## Collected data entries

------------------------------------------------

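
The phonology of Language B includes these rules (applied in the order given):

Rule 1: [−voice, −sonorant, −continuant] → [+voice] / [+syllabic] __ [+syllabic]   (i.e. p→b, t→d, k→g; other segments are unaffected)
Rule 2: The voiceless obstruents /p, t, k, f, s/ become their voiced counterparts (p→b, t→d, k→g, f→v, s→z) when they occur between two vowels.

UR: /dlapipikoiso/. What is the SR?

Rule 1 (intervocalic voicing): /p/ is a voiceless stop between vowels /a/ and /i/, so it voices to [b]. /p/ is a voiceless stop between vowels /i/ and /i/, so it voices to [b]. /k/ is a voiceless stop between vowels /i/ and /o/, so it voices to [g]. /dlapipikoiso/ → dlabibigoiso.
Rule 2 (intervocalic voicing): /s/ is a voiceless obstruent between vowels /i/ and /o/, so it voices to [z]. /dlabibigoiso/ → dlabibigoizo.

dlabibigoizo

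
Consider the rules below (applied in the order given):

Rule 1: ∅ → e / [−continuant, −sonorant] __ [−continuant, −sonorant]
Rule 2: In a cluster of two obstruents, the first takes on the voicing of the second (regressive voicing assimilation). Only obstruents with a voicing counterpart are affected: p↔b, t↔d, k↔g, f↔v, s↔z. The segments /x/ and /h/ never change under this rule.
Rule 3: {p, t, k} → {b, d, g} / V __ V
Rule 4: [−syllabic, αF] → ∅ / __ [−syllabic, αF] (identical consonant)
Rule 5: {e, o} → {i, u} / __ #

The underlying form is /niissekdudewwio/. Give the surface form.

Rule 1 (stop-cluster e-epenthesis): /k/ and /d/ form a stop–stop cluster, so [e] is inserted between them. /niissekdudewwio/ → niissekedudewwio.
Rule 2 (regressive voicing assimilation): no segment meets the environment; /niissekedudewwio/ is unchanged.
Rule 3 (intervocalic voicing): /k/ is a voiceless stop between vowels /e/ and /e/, so it voices to [g]. /niissekedudewwio/ → niissegedudewwio.
Rule 4 (degemination): /ss/ is a geminate; the first /s/ deletes. /ww/ is a geminate; the first /w/ deletes. /niissegedudewwio/ → niisegedudewio.
Rule 5 (final vowel raising): /o/ is a mid vowel in word-final position, so it raises to [u]. /niisegedudewio/ → niisegedudewiu.

niisegedudewiu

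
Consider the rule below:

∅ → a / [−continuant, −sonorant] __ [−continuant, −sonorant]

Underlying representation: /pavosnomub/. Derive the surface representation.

pavosnomub

No segment of /pavosnomub/ meets the structural description of the rule, so the form surfaces unchanged.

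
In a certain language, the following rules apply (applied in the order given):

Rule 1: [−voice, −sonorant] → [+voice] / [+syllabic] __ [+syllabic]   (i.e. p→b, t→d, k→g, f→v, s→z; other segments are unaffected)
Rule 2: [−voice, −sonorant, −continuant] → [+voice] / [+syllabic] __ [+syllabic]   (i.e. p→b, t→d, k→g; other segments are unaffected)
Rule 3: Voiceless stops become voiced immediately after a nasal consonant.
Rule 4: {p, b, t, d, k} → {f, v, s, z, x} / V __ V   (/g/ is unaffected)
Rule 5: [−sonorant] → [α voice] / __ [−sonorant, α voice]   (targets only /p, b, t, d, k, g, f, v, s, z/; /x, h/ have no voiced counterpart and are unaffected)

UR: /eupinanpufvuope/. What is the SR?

Rule 1 (intervocalic voicing): /p/ is a voiceless obstruent between vowels /u/ and /i/, so it voices to [b]. /p/ is a voiceless obstruent between vowels /o/ and /e/, so it voices to [b]. /eupinanpufvuope/ → eubinanpufvuobe.
Rule 2 (intervocalic voicing): no segment meets the environment; /eubinanpufvuobe/ is unchanged.
Rule 3 (post-nasal voicing): /p/ is a voiceless stop immediately after the nasal /n/, so it voices to [b]. /eubinanpufvuobe/ → eubinanbufvuobe.
Rule 4 (intervocalic spirantization): /b/ is a stop between vowels /u/ and /i/, so it spirantizes to the fricative [v]. /b/ is a stop between vowels /o/ and /e/, so it spirantizes to the fricative [v]. /eubinanbufvuobe/ → euvinanbufvuove.
Rule 5 (regressive voicing assimilation): /f/ precedes the voiced obstruent /v/, so it voices to [v] by assimilation. /euvinanbufvuove/ → euvinanbuvvuove.

euvinanbuvvuove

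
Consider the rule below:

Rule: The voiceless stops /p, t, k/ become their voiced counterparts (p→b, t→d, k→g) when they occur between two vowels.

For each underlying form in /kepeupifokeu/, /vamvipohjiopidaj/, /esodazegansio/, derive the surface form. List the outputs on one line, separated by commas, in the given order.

/kepeupifokeu/: /p/ is a voiceless stop between vowels /e/ and /e/, so it voices to [b]. /p/ is a voiceless stop between vowels /u/ and /i/, so it voices to [b]. /k/ is a voiceless stop between vowels /o/ and /e/, so it voices to [g]. → [kebeubifogeu].
/vamvipohjiopidaj/: /p/ is a voiceless stop between vowels /i/ and /o/, so it voices to [b]. /p/ is a voiceless stop between vowels /o/ and /i/, so it voices to [b]. → [vamvibohjiobidaj].
/esodazegansio/: the rule's environment is not met; surfaces unchanged as [esodazegansio].

kebeubifogeu, vamvibohjiobidaj, esodazegansio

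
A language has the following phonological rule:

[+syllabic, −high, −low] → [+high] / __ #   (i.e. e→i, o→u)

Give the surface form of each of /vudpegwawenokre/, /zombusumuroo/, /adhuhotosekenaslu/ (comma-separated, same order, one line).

vudpegwawenokri, zombusumurou, adhuhotosekenaslu

/vudpegwawenokre/: /e/ is a mid vowel in word-final position, so it raises to [i]. → [vudpegwawenokri].
/zombusumuroo/: /o/ is a mid vowel in word-final position, so it raises to [u]. → [zombusumurou].
/adhuhotosekenaslu/: the rule's environment is not met; surfaces unchanged as [adhuhotosekenaslu].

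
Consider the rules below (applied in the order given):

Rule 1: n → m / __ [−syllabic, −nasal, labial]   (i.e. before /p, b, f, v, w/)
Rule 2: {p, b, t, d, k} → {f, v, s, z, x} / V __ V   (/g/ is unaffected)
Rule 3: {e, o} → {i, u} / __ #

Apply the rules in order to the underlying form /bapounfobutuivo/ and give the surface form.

Rule 1 (nasal place assimilation): /n/ precedes the labial consonant /f/, so it assimilates in place to [m]. /bapounfobutuivo/ → bapoumfobutuivo.
Rule 2 (intervocalic spirantization): /p/ is a stop between vowels /a/ and /o/, so it spirantizes to the fricative [f]. /b/ is a stop between vowels /o/ and /u/, so it spirantizes to the fricative [v]. /t/ is a stop between vowels /u/ and /u/, so it spirantizes to the fricative [s]. /bapoumfobutuivo/ → bafoumfovusuivo.
Rule 3 (final vowel raising): /o/ is a mid vowel in word-final position, so it raises to [u]. /bafoumfovusuivo/ → bafoumfovusuivu.

bafoumfovusuivu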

------------------------------------------------

The response must contain every entry, each one identical to the original.

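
The phonology of Language B includes these rules (applied in the order given):

Rule 1: [−voice, −sonorant, −continuant] → [+voice] / [+syllabic] __ [+syllabic]   (i.e. p→b, t→d, k→g; other segments are unaffected)
Rule 2: The voiceless obstruents /p, t, k, f, s/ become their voiced counterparts (p→b, t→d, k→g, f→v, s→z) when they occur between two vowels.

UR: /dlapipikoiso/. What is the SR?

Rule 1 (intervocalic voicing): /p/ is a voiceless stop between vowels /a/ and /i/, so it voices to [b]. /p/ is a voiceless stop between vowels /i/ and /i/, so it voices to [b]. /k/ is a voiceless stop between vowels /i/ and /o/, so it voices to [g]. /dlapipikoiso/ → dlabibigoiso.
Rule 2 (intervocalic voicing): /s/ is a voiceless obstruent between vowels /i/ and /o/, so it voices to [z]. /dlabibigoiso/ → dlabibigoizo.

dlabibigoizo

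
Consider the rules below (applied in the order given):

Rule 1: ∅ → e / [−continuant, −sonorant] __ [−continuant, −sonorant]
Rule 2: In a cluster of two obstruents, the first takes on the voicing of the second (regressive voicing assimilation). Only obstruents with a voicing counterpart are affected: p↔b, t↔d, k↔g, f↔v, s↔z. The segments /x/ and /h/ never change under this rule.
Rule 3: {p, t, k} → {b, d, g} / V __ V
Rule 4: [−syllabic, αF] → ∅ / __ [−syllabic, αF] (identical consonant)
Rule 5: {e, o} → {i, u} / __ #

The underlying form is /niissekdudewwio/. Give the surface form.

Rule 1 (stop-cluster e-epenthesis): /k/ and /d/ form a stop–stop cluster, so [e] is inserted between them. /niissekdudewwio/ → niissekedudewwio.
Rule 2 (regressive voicing assimilation): no segment meets the environment; /niissekedudewwio/ is unchanged.
Rule 3 (intervocalic voicing): /k/ is a voiceless stop between vowels /e/ and /e/, so it voices to [g]. /niissekedudewwio/ → niissegedudewwio.
Rule 4 (degemination): /ss/ is a geminate; the first /s/ deletes. /ww/ is a geminate; the first /w/ deletes. /niissegedudewwio/ → niisegedudewio.
Rule 5 (final vowel raising): /o/ is a mid vowel in word-final position, so it raises to [u]. /niisegedudewio/ → niisegedudewiu.

niisegedudewiu

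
Consider the rule below:

∅ → a / [−continuant, −sonorant] __ [−continuant, −sonorant]

Underlying representation: /pavosnomub/. Derive the surface representation.

pavosnomub

No segment of /pavosnomub/ meets the structural description of the rule, so the form surfaces unchanged.

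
In a certain language, the following rules apply (applied in the order given):

Rule 1: [−voice, −sonorant] → [+voice] / [+syllabic] __ [+syllabic]   (i.e. p→b, t→d, k→g, f→v, s→z; other segments are unaffected)
Rule 2: [−voice, −sonorant, −continuant] → [+voice] / [+syllabic] __ [+syllabic]   (i.e. p→b, t→d, k→g; other segments are unaffected)
Rule 3: Voiceless stops become voiced immediately after a nasal consonant.
Rule 4: {p, b, t, d, k} → {f, v, s, z, x} / V __ V   (/g/ is unaffected)
Rule 5: [−sonorant] → [α voice] / __ [−sonorant, α voice]   (targets only /p, b, t, d, k, g, f, v, s, z/; /x, h/ have no voiced counterpart and are unaffected)

UR: /eupinanpufvuope/. What is the SR?

Rule 1 (intervocalic voicing): /p/ is a voiceless obstruent between vowels /u/ and /i/, so it voices to [b]. /p/ is a voiceless obstruent between vowels /o/ and /e/, so it voices to [b]. /eupinanpufvuope/ → eubinanpufvuobe.
Rule 2 (intervocalic voicing): no segment meets the environment; /eubinanpufvuobe/ is unchanged.
Rule 3 (post-nasal voicing): /p/ is a voiceless stop immediately after the nasal /n/, so it voices to [b]. /eubinanpufvuobe/ → eubinanbufvuobe.
Rule 4 (intervocalic spirantization): /b/ is a stop between vowels /u/ and /i/, so it spirantizes to the fricative [v]. /b/ is a stop between vowels /o/ and /e/, so it spirantizes to the fricative [v]. /eubinanbufvuobe/ → euvinanbufvuove.
Rule 5 (regressive voicing assimilation): /f/ precedes the voiced obstruent /v/, so it voices to [v] by assimilation. /euvinanbufvuove/ → euvinanbuvvuove.

euvinanbuvvuove

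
Consider the rule below:

Rule: The voiceless stops /p, t, k/ become their voiced counterparts (p→b, t→d, k→g) when they occur between two vowels.

For each underlying form in /kepeupifokeu/, /vamvipohjiopidaj/, /esodazegansio/, derive the surface form. List the outputs on one line, separated by commas, in the given order.

/kepeupifokeu/: /p/ is a voiceless stop between vowels /e/ and /e/, so it voices to [b]. /p/ is a voiceless stop between vowels /u/ and /i/, so it voices to [b]. /k/ is a voiceless stop between vowels /o/ and /e/, so it voices to [g]. → [kebeubifogeu].
/vamvipohjiopidaj/: /p/ is a voiceless stop between vowels /i/ and /o/, so it voices to [b]. /p/ is a voiceless stop between vowels /o/ and /i/, so it voices to [b]. → [vamvibohjiobidaj].
/esodazegansio/: the rule's environment is not met; surfaces unchanged as [esodazegansio].

kebeubifogeu, vamvibohjiobidaj, esodazegansio

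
A language has the following phonological rule:

[+syllabic, −high, −low] → [+high] / __ #   (i.e. e→i, o→u)

Give the surface form of each of /vudpegwawenokre/, /zombusumuroo/, /adhuhotosekenaslu/ (comma-separated, same order, one line).

vudpegwawenokri, zombusumurou, adhuhotosekenaslu

/vudpegwawenokre/: /e/ is a mid vowel in word-final position, so it raises to [i]. → [vudpegwawenokri].
/zombusumuroo/: /o/ is a mid vowel in word-final position, so it raises to [u]. → [zombusumurou].
/adhuhotosekenaslu/: the rule's environment is not met; surfaces unchanged as [adhuhotosekenaslu].

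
Consider the rules below (applied in the order given):

Rule 1: n → m / __ [−syllabic, −nasal, labial]   (i.e. before /p, b, f, v, w/)
Rule 2: {p, b, t, d, k} → {f, v, s, z, x} / V __ V   (/g/ is unaffected)
Rule 3: {e, o} → {i, u} / __ #

Apply the rules in order to the underlying form /bapounfobutuivo/ and give the surface form.

Rule 1 (nasal place assimilation): /n/ precedes the labial consonant /f/, so it assimilates in place to [m]. /bapounfobutuivo/ → bapoumfobutuivo.
Rule 2 (intervocalic spirantization): /p/ is a stop between vowels /a/ and /o/, so it spirantizes to the fricative [f]. /b/ is a stop between vowels /o/ and /u/, so it spirantizes to the fricative [v]. /t/ is a stop between vowels /u/ and /u/, so it spirantizes to the fricative [s]. /bapoumfobutuivo/ → bafoumfovusuivo.
Rule 3 (final vowel raising): /o/ is a mid vowel in word-final position, so it raises to [u]. /bafoumfovusuivo/ → bafoumfovusuivu.

bafoumfovusuivu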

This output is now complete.